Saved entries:
*****

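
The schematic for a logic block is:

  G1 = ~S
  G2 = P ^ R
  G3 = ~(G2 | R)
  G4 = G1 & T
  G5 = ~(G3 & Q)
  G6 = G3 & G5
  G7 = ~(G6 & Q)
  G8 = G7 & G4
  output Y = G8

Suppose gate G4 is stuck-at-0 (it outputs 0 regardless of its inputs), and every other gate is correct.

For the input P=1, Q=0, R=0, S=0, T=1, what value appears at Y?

Propagate with G4 forced: G1=1, G2=1, G3=0, G4=0 [stuck-at-0], G5=1, G6=0, G7=1, G8=0.
So Y = 0. (Without the fault it would be 1.)

0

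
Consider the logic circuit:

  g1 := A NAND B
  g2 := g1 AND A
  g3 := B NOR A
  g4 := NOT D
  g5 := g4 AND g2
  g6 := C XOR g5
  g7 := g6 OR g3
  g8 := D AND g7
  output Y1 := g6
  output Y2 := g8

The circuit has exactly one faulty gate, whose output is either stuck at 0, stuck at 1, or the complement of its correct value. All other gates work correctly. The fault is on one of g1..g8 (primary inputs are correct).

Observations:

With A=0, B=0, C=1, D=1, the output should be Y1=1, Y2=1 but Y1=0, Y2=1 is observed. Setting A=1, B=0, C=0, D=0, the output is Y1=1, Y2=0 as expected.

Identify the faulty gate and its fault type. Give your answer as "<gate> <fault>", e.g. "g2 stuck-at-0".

g5 stuck-at-1

Fault-free values for test 1 (A=0, B=0, C=1, D=1): g1=1, g2=0, g3=1, g4=0, g5=0, g6=1, g7=1, g8=1, giving Y1=1, Y2=1. Observed Y1=0, Y2=1.
Test 1: faults giving observed Y1=0, Y2=1 are {g5 stuck-at-1, g5 inverted output, g6 stuck-at-0, g6 inverted output}.
Test 2 (A=1, B=0, C=0, D=0): fault-free g1=1, g2=1, g3=0, g4=1, g5=1, g6=1, g7=1, g8=0 → Y1=1, Y2=0; observed Y1=1, Y2=0. Eliminates g5 inverted output, g6 stuck-at-0, g6 inverted output.
Only g5 stuck-at-1 is consistent with every test.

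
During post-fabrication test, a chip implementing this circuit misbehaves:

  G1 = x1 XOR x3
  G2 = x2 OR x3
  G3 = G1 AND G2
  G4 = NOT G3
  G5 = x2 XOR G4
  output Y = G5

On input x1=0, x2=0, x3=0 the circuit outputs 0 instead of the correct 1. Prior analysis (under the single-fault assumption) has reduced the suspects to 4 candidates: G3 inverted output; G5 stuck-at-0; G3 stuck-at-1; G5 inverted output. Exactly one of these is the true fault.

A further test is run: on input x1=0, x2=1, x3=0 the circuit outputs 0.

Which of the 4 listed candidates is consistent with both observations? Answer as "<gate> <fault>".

Evaluate each candidate on input x1=0, x2=1, x3=0:
  G3 inverted output: G1=0, G2=1, G3=1 [inverted output], G4=0, G5=1 → 1 — eliminated
  G5 stuck-at-0: G1=0, G2=1, G3=0, G4=1, G5=0 [stuck-at-0] → 0 — matches
  G3 stuck-at-1: G1=0, G2=1, G3=1 [stuck-at-1], G4=0, G5=1 → 1 — eliminated
  G5 inverted output: G1=0, G2=1, G3=0, G4=1, G5=1 [inverted output] → 1 — eliminated
Only G5 stuck-at-0 reproduces the observed 0.

G5 stuck-at-0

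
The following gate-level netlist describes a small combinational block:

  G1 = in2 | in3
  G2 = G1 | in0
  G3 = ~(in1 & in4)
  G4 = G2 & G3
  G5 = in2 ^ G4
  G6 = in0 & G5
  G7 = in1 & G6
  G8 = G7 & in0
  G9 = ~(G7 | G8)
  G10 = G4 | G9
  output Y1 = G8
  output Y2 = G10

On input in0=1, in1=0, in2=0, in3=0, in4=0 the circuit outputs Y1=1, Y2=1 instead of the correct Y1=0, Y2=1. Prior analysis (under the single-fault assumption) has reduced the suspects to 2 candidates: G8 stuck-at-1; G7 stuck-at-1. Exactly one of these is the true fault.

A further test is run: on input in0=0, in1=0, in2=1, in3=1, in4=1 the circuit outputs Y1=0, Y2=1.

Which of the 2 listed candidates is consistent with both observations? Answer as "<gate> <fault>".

G7 stuck-at-1

Evaluate each candidate on input in0=0, in1=0, in2=1, in3=1, in4=1:
  G8 stuck-at-1: G1=1, G2=1, G3=1, G4=1, G5=0, G6=0, G7=0, G8=1 [stuck-at-1], G9=0, G10=1 → Y1=1, Y2=1 — eliminated
  G7 stuck-at-1: G1=1, G2=1, G3=1, G4=1, G5=0, G6=0, G7=1 [stuck-at-1], G8=0, G9=0, G10=1 → Y1=0, Y2=1 — matches
Only G7 stuck-at-1 reproduces the observed Y1=0, Y2=1.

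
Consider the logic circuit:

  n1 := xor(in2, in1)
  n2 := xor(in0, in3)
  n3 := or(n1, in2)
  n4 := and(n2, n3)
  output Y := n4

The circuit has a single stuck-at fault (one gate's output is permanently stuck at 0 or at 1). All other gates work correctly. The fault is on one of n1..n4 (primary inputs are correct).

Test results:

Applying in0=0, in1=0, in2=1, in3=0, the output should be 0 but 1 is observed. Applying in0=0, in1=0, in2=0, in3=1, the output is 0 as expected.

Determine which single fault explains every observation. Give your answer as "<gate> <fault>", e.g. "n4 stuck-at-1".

Fault-free values for test 1 (in0=0, in1=0, in2=1, in3=0): n1=1, n2=0, n3=1, n4=0, giving Y=0. Observed 1.
Test 1: faults giving observed 1 are {n2 stuck-at-1, n4 stuck-at-1}.
Test 2 (in0=0, in1=0, in2=0, in3=1): fault-free n1=0, n2=1, n3=0, n4=0 → 0; observed 0. Eliminates n4 stuck-at-1.
Only n2 stuck-at-1 is consistent with every test.

n2 stuck-at-1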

*****

#### TASK DESCRIPTION:
Starting at the first line of the records, print each line exactly, stopping after the line that contains "Suppose gate G4".

#### WRITTEN ANSWER:
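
The schematic for a logic block is:

  G1 = ~S
  G2 = P ^ R
  G3 = ~(G2 | R)
  G4 = G1 & T
  G5 = ~(G3 & Q)
  G6 = G3 & G5
  G7 = ~(G6 & Q)
  G8 = G7 & G4
  output Y = G8

Suppose gate G4 is stuck-at-0 (it outputs 0 regardless of its inputs), and every other gate is correct.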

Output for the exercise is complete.